◆ Required work ◆
Please print all the lines below exactly as they are written.

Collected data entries
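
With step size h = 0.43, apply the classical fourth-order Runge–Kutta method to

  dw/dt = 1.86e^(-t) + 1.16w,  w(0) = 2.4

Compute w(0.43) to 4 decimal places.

RK4: k1 = f(t_n, w_n); k2 = f(t_n + h/2, w_n + (h/2)·k1); k3 = f(t_n + h/2, w_n + (h/2)·k2); k4 = f(t_n + h, w_n + h·k3); w_{n+1} = w_n + (h/6)·(k1 + 2k2 + 2k3 + k4).
t=0.000000, w=2.400000:
  k1 = f(0.000000, 2.400000) = 4.644000
  k2 = f(0.215000, 3.398460) = 5.442381
  k3 = f(0.215000, 3.570112) = 5.641497
  k4 = f(0.430000, 4.825844) = 6.807926
  w ← 2.400000 + (0.43/6)·(k1 + 2k2 + 2k3 + k4) = 4.809410
w(0.43) ≈ 4.8094

4.8094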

◆ Written solution ◆
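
With step size h = 0.43, apply the classical fourth-order Runge–Kutta method to

  dw/dt = 1.86e^(-t) + 1.16w,  w(0) = 2.4

Compute w(0.43) to 4 decimal places.

RK4: k1 = f(t_n, w_n); k2 = f(t_n + h/2, w_n + (h/2)·k1); k3 = f(t_n + h/2, w_n + (h/2)·k2); k4 = f(t_n + h, w_n + h·k3); w_{n+1} = w_n + (h/6)·(k1 + 2k2 + 2k3 + k4).
t=0.000000, w=2.400000:
  k1 = f(0.000000, 2.400000) = 4.644000
  k2 = f(0.215000, 3.398460) = 5.442381
  k3 = f(0.215000, 3.570112) = 5.641497
  k4 = f(0.430000, 4.825844) = 6.807926
  w ← 2.400000 + (0.43/6)·(k1 + 2k2 + 2k3 + k4) = 4.809410
w(0.43) ≈ 4.8094

4.8094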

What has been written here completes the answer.